* THE TASK
A complete, exact copy of the records is needed here.

[[ AVAILABLE DATA, beginning ]]

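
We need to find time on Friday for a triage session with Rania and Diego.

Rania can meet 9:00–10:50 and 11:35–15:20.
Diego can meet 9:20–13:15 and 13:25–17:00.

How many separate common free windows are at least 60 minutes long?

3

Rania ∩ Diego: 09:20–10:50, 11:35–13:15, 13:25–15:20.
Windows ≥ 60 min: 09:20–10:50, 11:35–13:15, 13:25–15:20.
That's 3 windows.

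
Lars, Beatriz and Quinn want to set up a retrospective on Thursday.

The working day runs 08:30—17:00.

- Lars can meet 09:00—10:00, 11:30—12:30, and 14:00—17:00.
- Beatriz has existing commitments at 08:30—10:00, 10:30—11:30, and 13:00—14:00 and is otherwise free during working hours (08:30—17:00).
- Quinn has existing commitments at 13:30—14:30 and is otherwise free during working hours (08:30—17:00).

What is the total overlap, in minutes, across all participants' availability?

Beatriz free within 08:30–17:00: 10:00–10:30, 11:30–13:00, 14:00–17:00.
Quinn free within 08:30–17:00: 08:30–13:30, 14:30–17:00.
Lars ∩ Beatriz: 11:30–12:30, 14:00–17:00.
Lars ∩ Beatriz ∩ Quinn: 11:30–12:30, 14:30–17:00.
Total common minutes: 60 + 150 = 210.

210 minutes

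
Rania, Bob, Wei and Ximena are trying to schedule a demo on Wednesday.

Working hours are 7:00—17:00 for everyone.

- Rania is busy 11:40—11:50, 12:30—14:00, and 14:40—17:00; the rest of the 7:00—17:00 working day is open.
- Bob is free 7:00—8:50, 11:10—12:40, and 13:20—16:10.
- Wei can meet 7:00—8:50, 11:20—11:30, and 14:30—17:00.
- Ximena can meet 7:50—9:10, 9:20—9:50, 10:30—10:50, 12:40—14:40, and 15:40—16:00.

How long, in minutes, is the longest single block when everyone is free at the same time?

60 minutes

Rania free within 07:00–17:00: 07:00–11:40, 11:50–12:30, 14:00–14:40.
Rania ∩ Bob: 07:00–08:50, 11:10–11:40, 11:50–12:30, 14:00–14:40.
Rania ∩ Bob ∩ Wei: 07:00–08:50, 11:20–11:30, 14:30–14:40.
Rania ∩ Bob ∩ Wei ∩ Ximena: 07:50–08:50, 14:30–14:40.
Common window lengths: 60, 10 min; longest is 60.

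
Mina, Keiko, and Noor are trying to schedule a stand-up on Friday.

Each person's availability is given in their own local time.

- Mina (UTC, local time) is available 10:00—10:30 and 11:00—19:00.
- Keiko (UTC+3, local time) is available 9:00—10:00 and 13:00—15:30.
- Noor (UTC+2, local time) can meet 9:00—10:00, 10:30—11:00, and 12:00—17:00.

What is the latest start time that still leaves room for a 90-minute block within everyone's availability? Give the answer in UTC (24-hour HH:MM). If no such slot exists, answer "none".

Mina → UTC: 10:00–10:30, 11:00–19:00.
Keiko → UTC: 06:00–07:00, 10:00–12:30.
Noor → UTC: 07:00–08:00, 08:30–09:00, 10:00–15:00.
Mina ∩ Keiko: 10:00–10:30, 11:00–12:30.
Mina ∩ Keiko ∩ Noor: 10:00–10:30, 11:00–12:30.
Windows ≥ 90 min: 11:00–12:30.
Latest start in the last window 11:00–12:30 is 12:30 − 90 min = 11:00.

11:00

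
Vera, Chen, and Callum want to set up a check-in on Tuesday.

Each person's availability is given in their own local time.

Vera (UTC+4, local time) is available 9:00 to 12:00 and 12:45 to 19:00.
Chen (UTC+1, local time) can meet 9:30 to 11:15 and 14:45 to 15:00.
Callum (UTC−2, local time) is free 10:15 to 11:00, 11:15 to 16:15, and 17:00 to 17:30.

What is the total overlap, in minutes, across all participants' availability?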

[[ AVAILABLE DATA, end ]]

* ANSWER BELOW
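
We need to find time on Friday for a triage session with Rania and Diego.

Rania can meet 9:00–10:50 and 11:35–15:20.
Diego can meet 9:20–13:15 and 13:25–17:00.

How many separate common free windows are at least 60 minutes long?

3

Rania ∩ Diego: 09:20–10:50, 11:35–13:15, 13:25–15:20.
Windows ≥ 60 min: 09:20–10:50, 11:35–13:15, 13:25–15:20.
That's 3 windows.

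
Lars, Beatriz and Quinn want to set up a retrospective on Thursday.

The working day runs 08:30—17:00.

- Lars can meet 09:00—10:00, 11:30—12:30, and 14:00—17:00.
- Beatriz has existing commitments at 08:30—10:00, 10:30—11:30, and 13:00—14:00 and is otherwise free during working hours (08:30—17:00).
- Quinn has existing commitments at 13:30—14:30 and is otherwise free during working hours (08:30—17:00).

What is the total overlap, in minutes, across all participants' availability?

Beatriz free within 08:30–17:00: 10:00–10:30, 11:30–13:00, 14:00–17:00.
Quinn free within 08:30–17:00: 08:30–13:30, 14:30–17:00.
Lars ∩ Beatriz: 11:30–12:30, 14:00–17:00.
Lars ∩ Beatriz ∩ Quinn: 11:30–12:30, 14:30–17:00.
Total common minutes: 60 + 150 = 210.

210 minutes

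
Rania, Bob, Wei and Ximena are trying to schedule a demo on Wednesday.

Working hours are 7:00—17:00 for everyone.

- Rania is busy 11:40—11:50, 12:30—14:00, and 14:40—17:00; the rest of the 7:00—17:00 working day is open.
- Bob is free 7:00—8:50, 11:10—12:40, and 13:20—16:10.
- Wei can meet 7:00—8:50, 11:20—11:30, and 14:30—17:00.
- Ximena can meet 7:50—9:10, 9:20—9:50, 10:30—10:50, 12:40—14:40, and 15:40—16:00.

How long, in minutes, is the longest single block when everyone is free at the same time?

60 minutes

Rania free within 07:00–17:00: 07:00–11:40, 11:50–12:30, 14:00–14:40.
Rania ∩ Bob: 07:00–08:50, 11:10–11:40, 11:50–12:30, 14:00–14:40.
Rania ∩ Bob ∩ Wei: 07:00–08:50, 11:20–11:30, 14:30–14:40.
Rania ∩ Bob ∩ Wei ∩ Ximena: 07:50–08:50, 14:30–14:40.
Common window lengths: 60, 10 min; longest is 60.

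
Mina, Keiko, and Noor are trying to schedule a stand-up on Friday.

Each person's availability is given in their own local time.

- Mina (UTC, local time) is available 10:00—10:30 and 11:00—19:00.
- Keiko (UTC+3, local time) is available 9:00—10:00 and 13:00—15:30.
- Noor (UTC+2, local time) can meet 9:00—10:00, 10:30—11:00, and 12:00—17:00.

What is the latest start time that still leaves room for a 90-minute block within everyone's availability? Give the answer in UTC (24-hour HH:MM). If no such slot exists, answer "none".

Mina → UTC: 10:00–10:30, 11:00–19:00.
Keiko → UTC: 06:00–07:00, 10:00–12:30.
Noor → UTC: 07:00–08:00, 08:30–09:00, 10:00–15:00.
Mina ∩ Keiko: 10:00–10:30, 11:00–12:30.
Mina ∩ Keiko ∩ Noor: 10:00–10:30, 11:00–12:30.
Windows ≥ 90 min: 11:00–12:30.
Latest start in the last window 11:00–12:30 is 12:30 − 90 min = 11:00.

11:00

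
Vera, Chen, and Callum want to set up a check-in on Tuesday.

Each person's availability is given in their own local time.

Vera (UTC+4, local time) is available 9:00 to 12:00 and 12:45 to 19:00.
Chen (UTC+1, local time) can meet 9:30 to 11:15 and 14:45 to 15:00.
Callum (UTC−2, local time) is free 10:15 to 11:00, 11:15 to 16:15, and 17:00 to 17:30.

What is the total overlap, in minutes, across all participants' availability?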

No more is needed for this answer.